Problem requirements: Retype every entry exactly, character for character.

Stored data:
§
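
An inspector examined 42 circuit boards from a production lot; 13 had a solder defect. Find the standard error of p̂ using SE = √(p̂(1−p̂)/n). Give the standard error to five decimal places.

SE = 0.07133

The sample proportion is 13/42 = 0.30952.
p̂(1−p̂) = 0.30952·0.69048 = 0.213717.
Dividing by n and taking the root: √0.005088500 = 0.07133.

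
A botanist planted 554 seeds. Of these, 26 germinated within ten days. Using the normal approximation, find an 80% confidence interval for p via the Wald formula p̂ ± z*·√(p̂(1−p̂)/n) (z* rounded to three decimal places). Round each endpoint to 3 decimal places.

Sample proportion p̂ = 26/554 = 0.04693.
Standard error of p̂: √(0.044729/554) = √0.000080738 = 0.008985.
For 80% confidence, z* = 1.282.
Margin = 1.282·0.008985 = 0.01152.
So the interval runs from 0.035 to 0.058.

(0.035, 0.058)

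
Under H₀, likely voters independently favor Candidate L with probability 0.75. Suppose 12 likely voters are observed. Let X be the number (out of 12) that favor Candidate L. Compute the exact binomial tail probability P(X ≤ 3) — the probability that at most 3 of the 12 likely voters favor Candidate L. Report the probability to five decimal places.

P = 0.00039

X is binomial with n = 12 and p = 0.75.
P(X ≤ 3) = C(12,0)·0.75^0·0.25^12 + C(12,1)·0.75^1·0.25^11 + C(12,2)·0.75^2·0.25^10 + C(12,3)·0.75^3·0.25^9.
= 0.000000 + 0.000002 + 0.000035 + 0.000354 = 0.00039.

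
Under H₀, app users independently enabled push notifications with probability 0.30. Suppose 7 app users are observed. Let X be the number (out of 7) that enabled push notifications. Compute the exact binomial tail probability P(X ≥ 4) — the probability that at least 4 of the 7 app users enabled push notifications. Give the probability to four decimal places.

X is binomial with n = 7 and p = 0.30.
P(X ≥ 4) = C(7,4)·0.30^4·0.70^3 + C(7,5)·0.30^5·0.70^2 + C(7,6)·0.30^6·0.70^1 + C(7,7)·0.30^7·0.70^0.
= 0.097240 + 0.025005 + 0.003572 + 0.000219 = 0.1260.

P = 0.1260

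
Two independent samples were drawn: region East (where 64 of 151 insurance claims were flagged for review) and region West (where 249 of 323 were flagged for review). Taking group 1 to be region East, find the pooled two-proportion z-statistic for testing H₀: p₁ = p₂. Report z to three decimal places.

Sample proportions: p̂₁ = 64/151 = 0.42384 and p̂₂ = 249/323 = 0.77090.
Pooling: p̂ = 313/474 = 0.66034.
Pooled SE = √[0.2242919·0.00971849] ≈ 0.046688.
z = -0.34706/0.046688 = -7.434.

z = -7.434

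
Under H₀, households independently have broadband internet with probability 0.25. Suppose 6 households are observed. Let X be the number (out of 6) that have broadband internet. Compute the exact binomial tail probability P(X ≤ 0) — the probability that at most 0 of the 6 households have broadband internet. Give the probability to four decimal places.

P = 0.1780

X is binomial with n = 6 and p = 0.25.
P(X ≤ 0) = C(6,0)·0.25^0·0.75^6.
= 0.177979 = 0.1780.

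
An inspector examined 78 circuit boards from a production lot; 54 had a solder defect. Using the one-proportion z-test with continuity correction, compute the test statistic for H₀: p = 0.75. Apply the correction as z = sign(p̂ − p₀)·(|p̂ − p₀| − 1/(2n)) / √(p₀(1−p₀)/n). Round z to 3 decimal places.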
§
Response to this task:
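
An inspector examined 42 circuit boards from a production lot; 13 had a solder defect. Find the standard error of p̂ using SE = √(p̂(1−p̂)/n). Give the standard error to five decimal places.

SE = 0.07133

The sample proportion is 13/42 = 0.30952.
p̂(1−p̂) = 0.30952·0.69048 = 0.213717.
Dividing by n and taking the root: √0.005088500 = 0.07133.

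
A botanist planted 554 seeds. Of these, 26 germinated within ten days. Using the normal approximation, find an 80% confidence interval for p via the Wald formula p̂ ± z*·√(p̂(1−p̂)/n) (z* rounded to three decimal places). Round each endpoint to 3 decimal places.

Sample proportion p̂ = 26/554 = 0.04693.
Standard error of p̂: √(0.044729/554) = √0.000080738 = 0.008985.
For 80% confidence, z* = 1.282.
Margin = 1.282·0.008985 = 0.01152.
So the interval runs from 0.035 to 0.058.

(0.035, 0.058)

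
Under H₀, likely voters independently favor Candidate L with probability 0.75. Suppose 12 likely voters are observed. Let X be the number (out of 12) that favor Candidate L. Compute the exact binomial tail probability P(X ≤ 3) — the probability that at most 3 of the 12 likely voters favor Candidate L. Report the probability to five decimal places.

P = 0.00039

X is binomial with n = 12 and p = 0.75.
P(X ≤ 3) = C(12,0)·0.75^0·0.25^12 + C(12,1)·0.75^1·0.25^11 + C(12,2)·0.75^2·0.25^10 + C(12,3)·0.75^3·0.25^9.
= 0.000000 + 0.000002 + 0.000035 + 0.000354 = 0.00039.

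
Under H₀, app users independently enabled push notifications with probability 0.30. Suppose 7 app users are observed. Let X be the number (out of 7) that enabled push notifications. Compute the exact binomial tail probability P(X ≥ 4) — the probability that at least 4 of the 7 app users enabled push notifications. Give the probability to four decimal places.

X is binomial with n = 7 and p = 0.30.
P(X ≥ 4) = C(7,4)·0.30^4·0.70^3 + C(7,5)·0.30^5·0.70^2 + C(7,6)·0.30^6·0.70^1 + C(7,7)·0.30^7·0.70^0.
= 0.097240 + 0.025005 + 0.003572 + 0.000219 = 0.1260.

P = 0.1260

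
Two independent samples were drawn: region East (where 64 of 151 insurance claims were flagged for review) and region West (where 249 of 323 were flagged for review). Taking group 1 to be region East, find the pooled two-proportion z-statistic for testing H₀: p₁ = p₂. Report z to three decimal places.

Sample proportions: p̂₁ = 64/151 = 0.42384 and p̂₂ = 249/323 = 0.77090.
Pooling: p̂ = 313/474 = 0.66034.
Pooled SE = √[0.2242919·0.00971849] ≈ 0.046688.
z = -0.34706/0.046688 = -7.434.

z = -7.434

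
Under H₀, households independently have broadband internet with probability 0.25. Suppose 6 households are observed. Let X be the number (out of 6) that have broadband internet. Compute the exact binomial tail probability P(X ≤ 0) — the probability that at most 0 of the 6 households have broadband internet. Give the probability to four decimal places.

P = 0.1780

X is binomial with n = 6 and p = 0.25.
P(X ≤ 0) = C(6,0)·0.25^0·0.75^6.
= 0.177979 = 0.1780.

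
An inspector examined 78 circuit boards from a production lot; 54 had a solder defect. Using the one-proportion z-test with continuity correction, compute the test statistic for H₀: p = 0.75. Apply the correction as z = sign(p̂ − p₀)·(|p̂ − p₀| − 1/(2n)) / √(p₀(1−p₀)/n). Round z to 3 decimal places.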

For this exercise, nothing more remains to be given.